Activity - Of the records that follow, copy only the lines from the line containing "E:5 L:5 Y:5" to the line containing "T:8) → ?·S3(G:1 T:3)", both included, exactly as written.

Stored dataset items
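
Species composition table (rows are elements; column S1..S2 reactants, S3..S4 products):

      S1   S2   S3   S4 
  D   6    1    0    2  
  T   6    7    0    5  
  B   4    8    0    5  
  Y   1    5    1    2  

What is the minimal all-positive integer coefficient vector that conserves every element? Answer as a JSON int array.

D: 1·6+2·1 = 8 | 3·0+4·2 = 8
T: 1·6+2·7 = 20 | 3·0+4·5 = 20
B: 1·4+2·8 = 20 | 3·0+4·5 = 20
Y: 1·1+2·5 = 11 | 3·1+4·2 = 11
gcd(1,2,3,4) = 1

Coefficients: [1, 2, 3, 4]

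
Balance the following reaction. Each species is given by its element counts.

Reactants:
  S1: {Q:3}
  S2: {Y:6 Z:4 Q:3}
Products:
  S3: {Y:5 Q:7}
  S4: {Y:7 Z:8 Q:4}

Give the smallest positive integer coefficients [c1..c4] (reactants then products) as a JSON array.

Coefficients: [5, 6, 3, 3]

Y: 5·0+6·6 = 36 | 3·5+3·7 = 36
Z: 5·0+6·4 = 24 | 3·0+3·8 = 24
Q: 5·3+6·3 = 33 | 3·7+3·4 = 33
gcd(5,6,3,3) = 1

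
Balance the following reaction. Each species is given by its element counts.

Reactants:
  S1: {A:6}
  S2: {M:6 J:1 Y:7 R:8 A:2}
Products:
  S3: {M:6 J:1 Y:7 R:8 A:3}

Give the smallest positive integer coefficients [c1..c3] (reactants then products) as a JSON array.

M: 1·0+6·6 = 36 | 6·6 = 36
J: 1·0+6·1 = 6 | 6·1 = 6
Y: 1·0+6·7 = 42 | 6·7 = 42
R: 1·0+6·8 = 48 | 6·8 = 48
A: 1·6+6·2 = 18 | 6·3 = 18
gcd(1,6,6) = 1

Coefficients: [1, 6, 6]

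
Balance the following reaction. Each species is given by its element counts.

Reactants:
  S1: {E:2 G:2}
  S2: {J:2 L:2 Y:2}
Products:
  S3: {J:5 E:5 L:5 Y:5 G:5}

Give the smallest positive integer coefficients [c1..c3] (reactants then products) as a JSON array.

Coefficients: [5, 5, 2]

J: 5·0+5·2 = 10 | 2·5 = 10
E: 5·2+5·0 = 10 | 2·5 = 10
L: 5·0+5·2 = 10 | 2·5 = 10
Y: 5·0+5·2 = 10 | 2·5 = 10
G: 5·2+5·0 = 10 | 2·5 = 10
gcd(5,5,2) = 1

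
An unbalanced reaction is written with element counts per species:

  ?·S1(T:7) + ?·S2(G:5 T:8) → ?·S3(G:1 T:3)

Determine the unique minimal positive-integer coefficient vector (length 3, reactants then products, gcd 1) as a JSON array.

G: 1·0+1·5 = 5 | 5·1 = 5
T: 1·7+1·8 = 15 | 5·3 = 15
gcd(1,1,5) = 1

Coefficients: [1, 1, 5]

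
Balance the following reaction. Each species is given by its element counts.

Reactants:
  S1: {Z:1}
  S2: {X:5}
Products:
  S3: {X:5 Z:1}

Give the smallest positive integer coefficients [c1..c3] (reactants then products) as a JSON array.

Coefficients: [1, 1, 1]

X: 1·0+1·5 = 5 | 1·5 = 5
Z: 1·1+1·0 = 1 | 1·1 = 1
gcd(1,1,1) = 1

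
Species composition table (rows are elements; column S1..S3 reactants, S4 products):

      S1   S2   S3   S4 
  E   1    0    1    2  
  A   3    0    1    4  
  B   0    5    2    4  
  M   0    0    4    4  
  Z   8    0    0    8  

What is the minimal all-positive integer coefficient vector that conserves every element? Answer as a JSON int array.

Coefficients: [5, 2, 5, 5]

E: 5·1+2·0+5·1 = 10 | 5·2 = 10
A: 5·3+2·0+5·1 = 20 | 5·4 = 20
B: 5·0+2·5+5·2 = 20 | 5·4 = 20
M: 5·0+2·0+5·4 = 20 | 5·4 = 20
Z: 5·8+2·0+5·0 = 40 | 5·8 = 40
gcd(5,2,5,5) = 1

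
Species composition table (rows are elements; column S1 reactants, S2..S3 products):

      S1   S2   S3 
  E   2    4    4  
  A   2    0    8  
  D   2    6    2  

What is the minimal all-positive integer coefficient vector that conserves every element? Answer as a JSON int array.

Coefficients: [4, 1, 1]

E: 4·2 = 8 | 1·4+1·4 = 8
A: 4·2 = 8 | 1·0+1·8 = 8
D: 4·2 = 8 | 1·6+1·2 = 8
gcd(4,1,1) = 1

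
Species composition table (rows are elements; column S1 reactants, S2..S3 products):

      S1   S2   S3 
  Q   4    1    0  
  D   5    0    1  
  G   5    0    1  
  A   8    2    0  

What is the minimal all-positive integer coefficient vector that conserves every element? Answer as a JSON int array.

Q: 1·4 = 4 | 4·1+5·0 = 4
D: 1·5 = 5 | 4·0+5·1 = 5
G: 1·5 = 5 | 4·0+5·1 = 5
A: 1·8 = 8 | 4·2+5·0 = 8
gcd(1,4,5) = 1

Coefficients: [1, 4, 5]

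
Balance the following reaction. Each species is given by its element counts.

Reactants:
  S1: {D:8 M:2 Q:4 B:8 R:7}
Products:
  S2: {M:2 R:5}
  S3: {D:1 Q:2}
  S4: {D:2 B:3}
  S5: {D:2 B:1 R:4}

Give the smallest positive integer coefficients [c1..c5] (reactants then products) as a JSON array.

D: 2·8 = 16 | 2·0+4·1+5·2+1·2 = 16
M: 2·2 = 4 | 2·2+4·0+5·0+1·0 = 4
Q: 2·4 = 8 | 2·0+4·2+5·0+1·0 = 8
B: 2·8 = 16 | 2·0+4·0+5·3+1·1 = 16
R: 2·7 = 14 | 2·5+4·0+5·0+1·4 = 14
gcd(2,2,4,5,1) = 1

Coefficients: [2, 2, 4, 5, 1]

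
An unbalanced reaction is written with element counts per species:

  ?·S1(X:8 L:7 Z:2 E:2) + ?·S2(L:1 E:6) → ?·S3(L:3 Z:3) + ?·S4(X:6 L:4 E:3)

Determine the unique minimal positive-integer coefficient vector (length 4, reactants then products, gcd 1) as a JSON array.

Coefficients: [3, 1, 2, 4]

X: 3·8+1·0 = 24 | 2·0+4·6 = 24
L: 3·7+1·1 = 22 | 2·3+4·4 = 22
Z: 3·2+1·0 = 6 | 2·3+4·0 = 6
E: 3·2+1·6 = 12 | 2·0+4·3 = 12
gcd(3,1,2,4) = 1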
...
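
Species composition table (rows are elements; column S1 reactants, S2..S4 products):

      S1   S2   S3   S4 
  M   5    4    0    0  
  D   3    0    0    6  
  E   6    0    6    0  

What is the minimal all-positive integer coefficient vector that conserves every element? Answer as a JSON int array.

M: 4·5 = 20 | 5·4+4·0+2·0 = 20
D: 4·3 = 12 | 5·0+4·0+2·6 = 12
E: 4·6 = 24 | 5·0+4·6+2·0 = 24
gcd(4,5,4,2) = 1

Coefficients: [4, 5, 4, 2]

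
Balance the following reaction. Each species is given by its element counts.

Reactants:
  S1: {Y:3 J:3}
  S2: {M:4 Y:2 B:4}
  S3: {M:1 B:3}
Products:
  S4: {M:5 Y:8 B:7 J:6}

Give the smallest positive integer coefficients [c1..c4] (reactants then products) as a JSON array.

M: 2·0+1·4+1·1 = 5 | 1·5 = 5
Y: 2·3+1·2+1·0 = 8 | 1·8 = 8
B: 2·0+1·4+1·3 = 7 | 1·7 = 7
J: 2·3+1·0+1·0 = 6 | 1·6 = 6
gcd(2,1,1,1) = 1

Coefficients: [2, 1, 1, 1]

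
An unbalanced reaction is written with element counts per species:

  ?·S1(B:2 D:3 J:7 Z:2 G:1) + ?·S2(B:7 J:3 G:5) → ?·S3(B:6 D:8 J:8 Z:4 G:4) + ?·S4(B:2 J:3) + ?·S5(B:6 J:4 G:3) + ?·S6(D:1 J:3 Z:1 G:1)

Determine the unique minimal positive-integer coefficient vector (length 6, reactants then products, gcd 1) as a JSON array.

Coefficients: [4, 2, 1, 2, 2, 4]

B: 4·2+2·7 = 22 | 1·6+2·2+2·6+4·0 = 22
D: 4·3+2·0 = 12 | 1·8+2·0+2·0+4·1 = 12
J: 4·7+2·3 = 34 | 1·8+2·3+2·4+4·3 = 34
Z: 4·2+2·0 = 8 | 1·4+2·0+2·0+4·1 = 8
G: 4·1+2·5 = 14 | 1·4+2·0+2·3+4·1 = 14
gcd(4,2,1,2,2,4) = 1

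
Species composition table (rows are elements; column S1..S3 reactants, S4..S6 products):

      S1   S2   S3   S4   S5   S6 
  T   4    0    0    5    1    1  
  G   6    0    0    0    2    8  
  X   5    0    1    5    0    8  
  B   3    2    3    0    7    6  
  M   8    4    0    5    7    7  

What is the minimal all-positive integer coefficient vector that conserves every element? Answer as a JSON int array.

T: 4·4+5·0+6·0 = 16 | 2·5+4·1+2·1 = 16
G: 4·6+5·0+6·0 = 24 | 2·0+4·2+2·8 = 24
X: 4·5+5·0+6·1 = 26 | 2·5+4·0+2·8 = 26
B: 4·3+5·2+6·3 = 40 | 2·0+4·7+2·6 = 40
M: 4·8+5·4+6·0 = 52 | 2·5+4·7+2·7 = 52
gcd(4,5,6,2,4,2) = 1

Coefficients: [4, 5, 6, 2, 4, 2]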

Exercise result -
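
  S3: {J:5 E:5 L:5 Y:5 G:5}

Give the smallest positive integer coefficients [c1..c3] (reactants then products) as a JSON array.

Coefficients: [5, 5, 2]

J: 5·0+5·2 = 10 | 2·5 = 10
E: 5·2+5·0 = 10 | 2·5 = 10
L: 5·0+5·2 = 10 | 2·5 = 10
Y: 5·0+5·2 = 10 | 2·5 = 10
G: 5·2+5·0 = 10 | 2·5 = 10
gcd(5,5,2) = 1

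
An unbalanced reaction is written with element counts per species:

  ?·S1(T:7) + ?·S2(G:5 T:8) → ?·S3(G:1 T:3)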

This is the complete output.